Exercise: Within the listing below, the lines to output run from the one containing "B4 (cost 8): a, b, h, i, j" through the one containing "- T3: Market, Northside, Hilltop, West End"; copy them exactly and nothing else.

Recorded information:
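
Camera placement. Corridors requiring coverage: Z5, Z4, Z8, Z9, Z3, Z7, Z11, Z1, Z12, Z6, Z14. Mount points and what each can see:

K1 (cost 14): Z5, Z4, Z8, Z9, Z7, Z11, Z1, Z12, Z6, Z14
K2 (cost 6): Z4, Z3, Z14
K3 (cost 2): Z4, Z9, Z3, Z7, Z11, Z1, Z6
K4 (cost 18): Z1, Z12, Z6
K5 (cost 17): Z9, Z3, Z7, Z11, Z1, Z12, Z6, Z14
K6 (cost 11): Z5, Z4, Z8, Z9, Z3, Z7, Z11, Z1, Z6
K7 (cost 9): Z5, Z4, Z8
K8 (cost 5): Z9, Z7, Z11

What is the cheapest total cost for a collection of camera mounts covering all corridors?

K1, K3 cover every corridor at cost 14 + 2 = 16.
Any cover uses at least 2 camera mounts; among all covering selections none totals below 16.

16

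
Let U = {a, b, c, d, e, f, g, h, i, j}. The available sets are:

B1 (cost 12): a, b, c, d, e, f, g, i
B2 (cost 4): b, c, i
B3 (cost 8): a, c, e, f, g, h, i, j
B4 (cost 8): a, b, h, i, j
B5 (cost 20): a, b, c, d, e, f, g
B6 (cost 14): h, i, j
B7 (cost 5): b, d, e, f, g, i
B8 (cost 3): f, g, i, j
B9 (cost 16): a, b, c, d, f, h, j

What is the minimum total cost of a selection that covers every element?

B3, B7 cover every element at cost 8 + 5 = 13.
Any cover uses at least 2 sets; among all covering selections none totals below 13.

13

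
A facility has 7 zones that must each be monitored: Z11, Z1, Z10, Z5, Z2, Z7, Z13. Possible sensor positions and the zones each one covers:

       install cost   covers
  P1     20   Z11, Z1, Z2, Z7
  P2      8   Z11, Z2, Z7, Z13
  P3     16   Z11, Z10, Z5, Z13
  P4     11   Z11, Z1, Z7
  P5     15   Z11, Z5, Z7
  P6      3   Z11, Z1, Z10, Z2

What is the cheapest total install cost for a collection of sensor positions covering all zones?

P2, P5, P6 cover every zone at install cost 8 + 15 + 3 = 26.
Any cover uses at least 2 sensor positions; among all covering selections none totals below 26.

26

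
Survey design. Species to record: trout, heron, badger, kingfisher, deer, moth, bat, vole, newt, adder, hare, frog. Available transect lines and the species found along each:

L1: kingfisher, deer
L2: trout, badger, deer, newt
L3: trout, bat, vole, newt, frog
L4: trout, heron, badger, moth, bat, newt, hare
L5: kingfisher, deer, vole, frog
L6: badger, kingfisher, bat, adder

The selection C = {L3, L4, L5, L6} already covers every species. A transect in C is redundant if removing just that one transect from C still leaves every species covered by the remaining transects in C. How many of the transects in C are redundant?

Drop L3: the rest still cover every species — redundant.
Drop L4: heron, moth, hare uncovered — not redundant.
Drop L5: deer uncovered — not redundant.
Drop L6: adder uncovered — not redundant.
1 redundant: L3.

1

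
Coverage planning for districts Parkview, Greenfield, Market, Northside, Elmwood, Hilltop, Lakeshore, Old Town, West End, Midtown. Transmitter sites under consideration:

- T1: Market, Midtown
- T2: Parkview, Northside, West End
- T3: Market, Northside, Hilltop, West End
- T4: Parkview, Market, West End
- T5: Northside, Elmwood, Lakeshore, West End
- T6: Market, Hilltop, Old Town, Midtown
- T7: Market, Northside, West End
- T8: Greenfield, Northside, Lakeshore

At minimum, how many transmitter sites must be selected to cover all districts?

4

T2, T5, T6, T8 together cover {Parkview, Greenfield, Market, Northside, Elmwood, Hilltop, Lakeshore, Old Town, West End, Midtown} — every district.
No 3 of the 8 transmitter sites cover everything (all 56 triples fall short), so 4 is minimum.
Greedy (largest uncovered first) would take T3, T5, T6, T2, T8 — 5 transmitter sites — but 4 suffice.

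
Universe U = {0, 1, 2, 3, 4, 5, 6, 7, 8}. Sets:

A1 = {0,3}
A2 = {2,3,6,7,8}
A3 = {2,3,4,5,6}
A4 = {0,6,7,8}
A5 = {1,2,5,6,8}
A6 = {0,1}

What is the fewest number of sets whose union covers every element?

A2, A3, A6 together cover {0, 1, 2, 3, 4, 5, 6, 7, 8} — every element.
No 2 of the 6 sets cover everything (all 15 pairs fall short), so 3 is minimum.

3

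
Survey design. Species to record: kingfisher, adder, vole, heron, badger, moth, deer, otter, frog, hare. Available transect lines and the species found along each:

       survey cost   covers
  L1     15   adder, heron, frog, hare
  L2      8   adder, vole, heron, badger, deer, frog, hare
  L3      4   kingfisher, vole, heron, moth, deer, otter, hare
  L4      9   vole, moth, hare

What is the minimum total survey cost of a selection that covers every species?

L2, L3 cover every species at survey cost 8 + 4 = 12.
Any cover uses at least 2 transects; among all covering selections none totals below 12.

12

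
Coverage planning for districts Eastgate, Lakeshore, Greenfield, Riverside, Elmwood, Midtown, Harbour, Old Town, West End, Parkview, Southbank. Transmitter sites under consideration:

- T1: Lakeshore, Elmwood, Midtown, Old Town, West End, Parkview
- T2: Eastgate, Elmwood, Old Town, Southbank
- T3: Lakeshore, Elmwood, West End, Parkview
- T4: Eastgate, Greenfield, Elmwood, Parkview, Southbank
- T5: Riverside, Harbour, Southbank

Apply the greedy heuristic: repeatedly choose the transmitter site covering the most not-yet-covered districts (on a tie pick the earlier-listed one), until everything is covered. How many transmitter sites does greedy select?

Pick 1: T1 covers 6 new districts (Lakeshore, Elmwood, Midtown, Old Town, West End, Parkview).
Pick 2: T4 covers 3 new districts (Eastgate, Greenfield, Southbank).
Pick 3: T5 covers 2 new districts (Riverside, Harbour).
Greedy uses 3 transmitter sites.

3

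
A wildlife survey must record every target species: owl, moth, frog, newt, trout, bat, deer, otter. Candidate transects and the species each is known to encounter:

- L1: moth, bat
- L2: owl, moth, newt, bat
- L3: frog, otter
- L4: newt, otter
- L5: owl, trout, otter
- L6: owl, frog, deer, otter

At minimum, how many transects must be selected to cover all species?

L2, L5, L6 together cover {owl, moth, frog, newt, trout, bat, deer, otter} — every species.
No 2 of the 6 transects cover everything (all 15 pairs fall short), so 3 is minimum.

3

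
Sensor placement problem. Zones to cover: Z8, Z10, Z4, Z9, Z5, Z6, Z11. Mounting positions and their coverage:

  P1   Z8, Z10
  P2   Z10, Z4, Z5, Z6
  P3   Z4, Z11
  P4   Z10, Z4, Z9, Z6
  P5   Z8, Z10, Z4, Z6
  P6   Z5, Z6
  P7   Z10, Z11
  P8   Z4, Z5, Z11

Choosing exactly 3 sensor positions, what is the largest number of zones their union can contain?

7

Choosing P1, P4, P8 covers {Z8, Z10, Z4, Z9, Z5, Z6, Z11} — 7 zones.
That is all 7 zones.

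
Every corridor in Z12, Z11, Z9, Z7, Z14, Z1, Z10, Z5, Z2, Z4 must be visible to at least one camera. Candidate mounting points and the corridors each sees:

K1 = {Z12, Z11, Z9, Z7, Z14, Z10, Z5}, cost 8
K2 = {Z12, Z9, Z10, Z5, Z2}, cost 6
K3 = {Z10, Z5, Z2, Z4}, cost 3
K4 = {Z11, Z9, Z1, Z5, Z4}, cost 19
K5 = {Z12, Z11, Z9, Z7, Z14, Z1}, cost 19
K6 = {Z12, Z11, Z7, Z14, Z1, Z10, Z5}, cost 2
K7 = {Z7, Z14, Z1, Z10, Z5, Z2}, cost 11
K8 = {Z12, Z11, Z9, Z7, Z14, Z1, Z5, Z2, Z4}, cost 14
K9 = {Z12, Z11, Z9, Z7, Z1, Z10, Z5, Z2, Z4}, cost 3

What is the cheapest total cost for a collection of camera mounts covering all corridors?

5

K6, K9 cover every corridor at cost 2 + 3 = 5.
Any cover uses at least 2 camera mounts; among all covering selections none totals below 5.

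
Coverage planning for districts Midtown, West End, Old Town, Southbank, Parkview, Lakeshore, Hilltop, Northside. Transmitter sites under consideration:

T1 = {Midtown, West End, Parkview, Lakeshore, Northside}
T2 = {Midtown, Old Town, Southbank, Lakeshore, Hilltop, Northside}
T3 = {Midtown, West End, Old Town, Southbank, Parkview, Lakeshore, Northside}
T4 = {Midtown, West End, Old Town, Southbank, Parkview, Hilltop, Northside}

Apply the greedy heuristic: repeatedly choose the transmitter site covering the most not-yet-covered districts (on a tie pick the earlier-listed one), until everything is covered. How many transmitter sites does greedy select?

2

Pick 1: T3 covers 7 new districts (Midtown, West End, Old Town, Southbank, Parkview, Lakeshore, Northside).
Pick 2: T2 covers 1 new districts (Hilltop).
Greedy uses 2 transmitter sites.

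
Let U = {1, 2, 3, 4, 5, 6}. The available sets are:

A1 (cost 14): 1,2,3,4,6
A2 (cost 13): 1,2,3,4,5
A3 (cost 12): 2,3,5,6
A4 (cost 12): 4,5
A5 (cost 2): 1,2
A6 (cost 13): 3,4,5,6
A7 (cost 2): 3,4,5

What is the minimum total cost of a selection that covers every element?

A5, A6 cover every element at cost 2 + 13 = 15.
Any cover uses at least 2 sets; among all covering selections none totals below 15.
Greedy by coverage-per-cost would pick A7, A5, A3 for 16 — worse than the optimum 15.

15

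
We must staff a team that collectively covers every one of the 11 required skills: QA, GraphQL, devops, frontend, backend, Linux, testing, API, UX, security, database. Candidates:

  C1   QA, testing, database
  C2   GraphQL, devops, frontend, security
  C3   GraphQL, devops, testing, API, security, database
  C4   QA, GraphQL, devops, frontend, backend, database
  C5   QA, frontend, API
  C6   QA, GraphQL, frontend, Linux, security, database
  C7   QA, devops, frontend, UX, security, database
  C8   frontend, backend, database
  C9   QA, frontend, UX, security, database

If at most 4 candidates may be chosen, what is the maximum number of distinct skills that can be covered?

Choosing C3, C4, C6, C7 covers {QA, GraphQL, devops, frontend, backend, Linux, testing, API, UX, security, database} — 11 skills.
That is all 11 skills.

11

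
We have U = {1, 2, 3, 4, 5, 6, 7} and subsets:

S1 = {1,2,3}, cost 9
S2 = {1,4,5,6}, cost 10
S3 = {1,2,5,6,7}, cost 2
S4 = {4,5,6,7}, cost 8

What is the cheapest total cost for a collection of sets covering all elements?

S1, S4 cover every element at cost 9 + 8 = 17.
Any cover uses at least 2 sets; among all covering selections none totals below 17.
Greedy by coverage-per-cost would pick S3, S4, S1 for 19 — worse than the optimum 17.

17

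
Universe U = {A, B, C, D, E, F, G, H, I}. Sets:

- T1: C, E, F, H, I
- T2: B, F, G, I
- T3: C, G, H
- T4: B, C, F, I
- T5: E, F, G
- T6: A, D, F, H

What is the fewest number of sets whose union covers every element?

3

T1, T2, T6 together cover {A, B, C, D, E, F, G, H, I} — every element.
No 2 of the 6 sets cover everything (all 15 pairs fall short), so 3 is minimum.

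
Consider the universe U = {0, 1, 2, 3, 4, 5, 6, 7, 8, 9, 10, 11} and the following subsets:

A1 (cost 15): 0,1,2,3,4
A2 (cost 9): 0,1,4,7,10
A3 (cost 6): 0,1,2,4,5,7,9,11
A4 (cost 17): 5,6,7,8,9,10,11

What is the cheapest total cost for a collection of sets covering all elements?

32

A1, A4 cover every element at cost 15 + 17 = 32.
Any cover uses at least 2 sets; among all covering selections none totals below 32.
Greedy by coverage-per-cost would pick A3, A4, A1 for 38 — worse than the optimum 32.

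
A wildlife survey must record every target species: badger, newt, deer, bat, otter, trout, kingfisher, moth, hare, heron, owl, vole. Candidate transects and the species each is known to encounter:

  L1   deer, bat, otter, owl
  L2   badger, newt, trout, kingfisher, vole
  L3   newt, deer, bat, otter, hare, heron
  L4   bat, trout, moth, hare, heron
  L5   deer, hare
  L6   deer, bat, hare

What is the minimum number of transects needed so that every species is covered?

3

L1, L2, L4 together cover {badger, newt, deer, bat, otter, trout, kingfisher, moth, hare, heron, owl, vole} — every species.
No 2 of the 6 transects cover everything (all 15 pairs fall short), so 3 is minimum.
Greedy (largest uncovered first) would take L3, L2, L1, L4 — 4 transects — but 3 suffice.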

Result of this exercise:
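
B4 (cost 8): a, b, h, i, j
B5 (cost 20): a, b, c, d, e, f, g
B6 (cost 14): h, i, j
B7 (cost 5): b, d, e, f, g, i
B8 (cost 3): f, g, i, j
B9 (cost 16): a, b, c, d, f, h, j

What is the minimum total cost of a selection that covers every element?

B3, B7 cover every element at cost 8 + 5 = 13.
Any cover uses at least 2 sets; among all covering selections none totals below 13.

13

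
A facility has 7 zones that must each be monitored: Z11, Z1, Z10, Z5, Z2, Z7, Z13. Possible sensor positions and the zones each one covers:

       install cost   covers
  P1     20   Z11, Z1, Z2, Z7
  P2      8   Z11, Z2, Z7, Z13
  P3     16   Z11, Z10, Z5, Z13
  P4     11   Z11, Z1, Z7
  P5     15   Z11, Z5, Z7
  P6      3   Z11, Z1, Z10, Z2

What is the cheapest total install cost for a collection of sensor positions covering all zones?

P2, P5, P6 cover every zone at install cost 8 + 15 + 3 = 26.
Any cover uses at least 2 sensor positions; among all covering selections none totals below 26.

26

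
Survey design. Species to record: trout, heron, badger, kingfisher, deer, moth, bat, vole, newt, adder, hare, frog. Available transect lines and the species found along each:

L1: kingfisher, deer
L2: trout, badger, deer, newt
L3: trout, bat, vole, newt, frog
L4: trout, heron, badger, moth, bat, newt, hare
L5: kingfisher, deer, vole, frog
L6: badger, kingfisher, bat, adder

The selection C = {L3, L4, L5, L6} already covers every species. A transect in C is redundant if removing just that one transect from C still leaves every species covered by the remaining transects in C. How many of the transects in C are redundant?

Drop L3: the rest still cover every species — redundant.
Drop L4: heron, moth, hare uncovered — not redundant.
Drop L5: deer uncovered — not redundant.
Drop L6: adder uncovered — not redundant.
1 redundant: L3.

1

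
Coverage planning for districts Parkview, Greenfield, Market, Northside, Elmwood, Hilltop, Lakeshore, Old Town, West End, Midtown. Transmitter sites under consideration:

- T1: Market, Midtown
- T2: Parkview, Northside, West End
- T3: Market, Northside, Hilltop, West End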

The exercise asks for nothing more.